▶ _Data for this task_:
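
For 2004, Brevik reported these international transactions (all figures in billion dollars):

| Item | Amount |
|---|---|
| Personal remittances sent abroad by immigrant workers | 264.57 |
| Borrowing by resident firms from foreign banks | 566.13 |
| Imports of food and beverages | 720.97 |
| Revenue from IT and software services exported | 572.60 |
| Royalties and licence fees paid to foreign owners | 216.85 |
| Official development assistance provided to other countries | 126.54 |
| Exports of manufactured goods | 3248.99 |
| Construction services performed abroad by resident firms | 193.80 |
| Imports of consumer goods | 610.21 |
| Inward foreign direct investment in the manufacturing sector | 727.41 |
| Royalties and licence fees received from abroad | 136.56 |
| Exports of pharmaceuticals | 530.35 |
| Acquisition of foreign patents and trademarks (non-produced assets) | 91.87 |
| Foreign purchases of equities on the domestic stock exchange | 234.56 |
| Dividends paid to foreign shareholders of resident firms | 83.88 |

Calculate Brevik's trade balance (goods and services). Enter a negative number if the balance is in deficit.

Goods: -720.97 - 610.21 + 3248.99 + 530.35 = 2448.16
Services: 572.60 + 136.56 + 193.80 - 216.85 = 686.11
Trade balance = 2448.16 + 686.11 = 3134.27
(Excluded from the trade balance — secondary income: personal remittances sent abroad by immigrant workers 264.57, official development assistance provided to other countries 126.54; financial account: borrowing by resident firms from foreign banks 566.13, inward foreign direct investment in the manufacturing sector 727.41, foreign purchases of equities on the domestic stock exchange 234.56; capital account: acquisition of foreign patents and trademarks (non-produced assets) 91.87; primary income: dividends paid to foreign shareholders of resident firms 83.88.)

3134.27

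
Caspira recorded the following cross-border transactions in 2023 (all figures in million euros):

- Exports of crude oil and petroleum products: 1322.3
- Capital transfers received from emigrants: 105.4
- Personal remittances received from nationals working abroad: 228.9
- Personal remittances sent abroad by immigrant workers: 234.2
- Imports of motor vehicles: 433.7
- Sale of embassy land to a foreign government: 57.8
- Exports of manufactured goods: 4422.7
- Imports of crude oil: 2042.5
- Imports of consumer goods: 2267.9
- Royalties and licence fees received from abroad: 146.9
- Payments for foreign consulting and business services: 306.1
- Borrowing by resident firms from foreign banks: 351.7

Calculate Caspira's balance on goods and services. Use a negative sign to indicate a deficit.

841.7

Goods: 1322.3 - 2267.9 - 433.7 - 2042.5 + 4422.7 = 1000.9
Services: 146.9 - 306.1 = -159.2
Trade balance = 1000.9 + (-159.2) = 841.7
(Excluded from the trade balance — capital account: capital transfers received from emigrants 105.4, sale of embassy land to a foreign government 57.8; secondary income: personal remittances received from nationals working abroad 228.9, personal remittances sent abroad by immigrant workers 234.2; financial account: borrowing by resident firms from foreign banks 351.7.)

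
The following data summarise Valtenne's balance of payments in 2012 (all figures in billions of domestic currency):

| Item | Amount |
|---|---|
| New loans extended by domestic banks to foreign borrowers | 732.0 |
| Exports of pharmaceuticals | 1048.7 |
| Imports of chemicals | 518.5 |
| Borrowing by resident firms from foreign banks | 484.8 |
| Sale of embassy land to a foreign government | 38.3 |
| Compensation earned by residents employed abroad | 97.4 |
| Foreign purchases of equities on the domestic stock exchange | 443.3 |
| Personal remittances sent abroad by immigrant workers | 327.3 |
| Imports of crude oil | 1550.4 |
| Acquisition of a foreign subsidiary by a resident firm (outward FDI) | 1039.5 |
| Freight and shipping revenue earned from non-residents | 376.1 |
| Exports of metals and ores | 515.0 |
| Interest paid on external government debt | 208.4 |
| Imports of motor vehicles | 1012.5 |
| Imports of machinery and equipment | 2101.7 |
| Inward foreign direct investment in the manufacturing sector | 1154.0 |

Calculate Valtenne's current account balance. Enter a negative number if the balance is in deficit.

-3681.6

Goods: -1012.5 + 1048.7 - 2101.7 - 518.5 + 515.0 - 1550.4 = -3619.4
Services: 376.1
Primary income: -208.4 + 97.4 = -111.0
Secondary income: -327.3
Current account = (-3619.4) + 376.1 + (-111.0) + (-327.3) = -3681.6
(Excluded from the current account — financial account: new loans extended by domestic banks to foreign borrowers 732.0, borrowing by resident firms from foreign banks 484.8, foreign purchases of equities on the domestic stock exchange 443.3, acquisition of a foreign subsidiary by a resident firm (outward FDI) 1039.5, inward foreign direct investment in the manufacturing sector 1154.0; capital account: sale of embassy land to a foreign government 38.3.)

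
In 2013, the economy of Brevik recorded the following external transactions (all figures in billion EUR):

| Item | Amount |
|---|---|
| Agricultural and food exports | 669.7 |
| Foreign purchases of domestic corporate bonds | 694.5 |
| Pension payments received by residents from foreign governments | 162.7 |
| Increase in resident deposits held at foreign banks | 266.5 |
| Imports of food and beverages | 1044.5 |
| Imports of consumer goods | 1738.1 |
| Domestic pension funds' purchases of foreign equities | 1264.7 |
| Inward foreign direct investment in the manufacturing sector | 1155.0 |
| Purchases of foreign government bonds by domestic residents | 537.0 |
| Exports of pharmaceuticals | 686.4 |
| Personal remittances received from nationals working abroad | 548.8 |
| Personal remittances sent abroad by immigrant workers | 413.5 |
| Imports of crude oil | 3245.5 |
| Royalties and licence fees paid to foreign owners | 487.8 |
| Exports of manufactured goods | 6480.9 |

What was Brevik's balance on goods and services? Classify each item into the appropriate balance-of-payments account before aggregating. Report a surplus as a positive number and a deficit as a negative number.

Goods: -1044.5 + 686.4 - 1738.1 - 3245.5 + 669.7 + 6480.9 = 1808.9
Services: -487.8
Trade balance = 1808.9 + (-487.8) = 1321.1
(Excluded from the trade balance — financial account: foreign purchases of domestic corporate bonds 694.5, increase in resident deposits held at foreign banks 266.5, domestic pension funds' purchases of foreign equities 1264.7, inward foreign direct investment in the manufacturing sector 1155.0, purchases of foreign government bonds by domestic residents 537.0; secondary income: pension payments received by residents from foreign governments 162.7, personal remittances received from nationals working abroad 548.8, personal remittances sent abroad by immigrant workers 413.5.)

1321.1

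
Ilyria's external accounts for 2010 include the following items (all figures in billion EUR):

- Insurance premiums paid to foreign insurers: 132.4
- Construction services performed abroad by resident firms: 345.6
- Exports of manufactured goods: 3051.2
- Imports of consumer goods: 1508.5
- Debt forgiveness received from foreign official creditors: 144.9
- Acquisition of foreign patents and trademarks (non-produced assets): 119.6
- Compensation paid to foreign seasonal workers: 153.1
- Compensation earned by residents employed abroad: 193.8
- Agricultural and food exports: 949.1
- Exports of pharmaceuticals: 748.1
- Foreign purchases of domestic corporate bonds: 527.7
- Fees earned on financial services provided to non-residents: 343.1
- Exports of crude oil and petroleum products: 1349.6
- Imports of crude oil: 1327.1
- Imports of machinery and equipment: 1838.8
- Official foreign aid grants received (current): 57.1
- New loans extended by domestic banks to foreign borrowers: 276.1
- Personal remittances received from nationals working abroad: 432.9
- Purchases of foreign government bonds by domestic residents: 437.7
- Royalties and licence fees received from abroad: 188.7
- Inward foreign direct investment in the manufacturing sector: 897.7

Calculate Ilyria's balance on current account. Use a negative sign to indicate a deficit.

Goods: 748.1 + 1349.6 - 1327.1 - 1838.8 - 1508.5 + 3051.2 + 949.1 = 1423.6
Services: -132.4 + 343.1 + 345.6 + 188.7 = 745.0
Primary income: -153.1 + 193.8 = 40.7
Secondary income: 432.9 + 57.1 = 490.0
Current account = 1423.6 + 745.0 + 40.7 + 490.0 = 2699.3
(Excluded from the current account — capital account: debt forgiveness received from foreign official creditors 144.9, acquisition of foreign patents and trademarks (non-produced assets) 119.6; financial account: foreign purchases of domestic corporate bonds 527.7, new loans extended by domestic banks to foreign borrowers 276.1, purchases of foreign government bonds by domestic residents 437.7, inward foreign direct investment in the manufacturing sector 897.7.)

2699.3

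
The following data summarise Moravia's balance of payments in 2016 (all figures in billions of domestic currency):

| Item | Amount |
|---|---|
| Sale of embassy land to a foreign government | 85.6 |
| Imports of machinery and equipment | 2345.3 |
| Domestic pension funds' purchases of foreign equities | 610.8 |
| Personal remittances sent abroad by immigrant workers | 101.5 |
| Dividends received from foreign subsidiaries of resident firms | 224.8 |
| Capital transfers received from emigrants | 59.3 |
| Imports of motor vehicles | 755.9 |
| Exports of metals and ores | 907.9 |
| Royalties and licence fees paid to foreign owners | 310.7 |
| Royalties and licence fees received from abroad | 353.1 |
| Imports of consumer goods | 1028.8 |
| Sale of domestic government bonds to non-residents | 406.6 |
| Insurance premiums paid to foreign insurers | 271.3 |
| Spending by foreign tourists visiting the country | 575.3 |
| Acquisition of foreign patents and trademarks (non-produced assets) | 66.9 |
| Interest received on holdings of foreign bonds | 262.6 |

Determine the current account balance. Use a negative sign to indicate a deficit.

Goods: 907.9 - 755.9 - 1028.8 - 2345.3 = -3222.1
Services: 353.1 - 310.7 - 271.3 + 575.3 = 346.4
Primary income: 262.6 + 224.8 = 487.4
Secondary income: -101.5
Current account = (-3222.1) + 346.4 + 487.4 + (-101.5) = -2489.8
(Excluded from the current account — capital account: sale of embassy land to a foreign government 85.6, capital transfers received from emigrants 59.3, acquisition of foreign patents and trademarks (non-produced assets) 66.9; financial account: domestic pension funds' purchases of foreign equities 610.8, sale of domestic government bonds to non-residents 406.6.)

-2489.8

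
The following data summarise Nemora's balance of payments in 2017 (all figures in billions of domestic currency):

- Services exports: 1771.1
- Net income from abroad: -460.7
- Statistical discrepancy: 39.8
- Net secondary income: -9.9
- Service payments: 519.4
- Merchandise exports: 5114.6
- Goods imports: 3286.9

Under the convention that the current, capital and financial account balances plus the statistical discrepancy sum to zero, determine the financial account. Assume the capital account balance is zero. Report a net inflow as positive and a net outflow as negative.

-2648.6

Goods balance = 5114.6 - 3286.9 = 1827.7
Services balance = 1771.1 - 519.4 = 1251.7
Trade balance (goods + services) = 1827.7 + 1251.7 = 3079.4
Net primary income = -460.7
Net secondary income = -9.9
Current account = 3079.4 + (-460.7) + (-9.9) = 2608.8
Financial account = -(2608.8 + 39.8) = -2648.6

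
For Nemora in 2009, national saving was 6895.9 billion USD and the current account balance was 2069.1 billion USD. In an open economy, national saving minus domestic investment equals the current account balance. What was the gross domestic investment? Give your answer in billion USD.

4826.8

I = S - CA = 6895.9 - 2069.1 = 4826.8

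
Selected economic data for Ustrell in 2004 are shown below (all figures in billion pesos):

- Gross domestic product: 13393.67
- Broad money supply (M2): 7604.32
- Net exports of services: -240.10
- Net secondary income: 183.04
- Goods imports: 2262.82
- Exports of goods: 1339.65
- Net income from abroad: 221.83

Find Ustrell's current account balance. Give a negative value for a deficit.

Goods balance = 1339.65 - 2262.82 = -923.17
Services balance = -240.10
Trade balance (goods + services) = -923.17 + (-240.10) = -1163.27
Net primary income = 221.83
Net secondary income = 183.04
Current account = -1163.27 + 221.83 + 183.04 = -758.40

-758.40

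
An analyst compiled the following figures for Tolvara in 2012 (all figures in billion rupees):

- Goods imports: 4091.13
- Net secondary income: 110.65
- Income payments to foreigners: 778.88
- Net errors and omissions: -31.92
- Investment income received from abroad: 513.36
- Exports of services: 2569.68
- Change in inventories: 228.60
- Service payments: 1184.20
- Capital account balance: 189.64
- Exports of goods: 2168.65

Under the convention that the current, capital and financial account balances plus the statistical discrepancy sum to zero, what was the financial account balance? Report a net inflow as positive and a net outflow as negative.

Goods balance = 2168.65 - 4091.13 = -1922.48
Services balance = 2569.68 - 1184.20 = 1385.48
Trade balance (goods + services) = -1922.48 + 1385.48 = -537.00
Net primary income = 513.36 - 778.88 = -265.52
Net secondary income = 110.65
Current account = -537.00 + (-265.52) + 110.65 = -691.87
Financial account = -(-691.87 + 189.64 + (-31.92)) = 534.15

534.15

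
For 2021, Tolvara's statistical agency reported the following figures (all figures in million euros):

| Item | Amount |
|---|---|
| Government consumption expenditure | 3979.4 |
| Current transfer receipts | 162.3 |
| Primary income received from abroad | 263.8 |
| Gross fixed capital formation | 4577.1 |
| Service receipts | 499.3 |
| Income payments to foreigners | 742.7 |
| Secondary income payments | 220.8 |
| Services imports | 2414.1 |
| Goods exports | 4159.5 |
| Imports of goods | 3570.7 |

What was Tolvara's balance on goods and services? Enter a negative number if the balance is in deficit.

Goods balance = 4159.5 - 3570.7 = 588.8
Services balance = 499.3 - 2414.1 = -1914.8
Trade balance (goods + services) = 588.8 + (-1914.8) = -1326.0

-1326.0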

▶ _Aim of the task_: Repeat, word for word, the lines above between the line holding "government | 85.6 |" and the line holding "bonds | 262.6 |", inclusive; omit everything else.

▶ _Exercise solution_:
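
| Sale of embassy land to a foreign government | 85.6 |
| Imports of machinery and equipment | 2345.3 |
| Domestic pension funds' purchases of foreign equities | 610.8 |
| Personal remittances sent abroad by immigrant workers | 101.5 |
| Dividends received from foreign subsidiaries of resident firms | 224.8 |
| Capital transfers received from emigrants | 59.3 |
| Imports of motor vehicles | 755.9 |
| Exports of metals and ores | 907.9 |
| Royalties and licence fees paid to foreign owners | 310.7 |
| Royalties and licence fees received from abroad | 353.1 |
| Imports of consumer goods | 1028.8 |
| Sale of domestic government bonds to non-residents | 406.6 |
| Insurance premiums paid to foreign insurers | 271.3 |
| Spending by foreign tourists visiting the country | 575.3 |
| Acquisition of foreign patents and trademarks (non-produced assets) | 66.9 |
| Interest received on holdings of foreign bonds | 262.6 |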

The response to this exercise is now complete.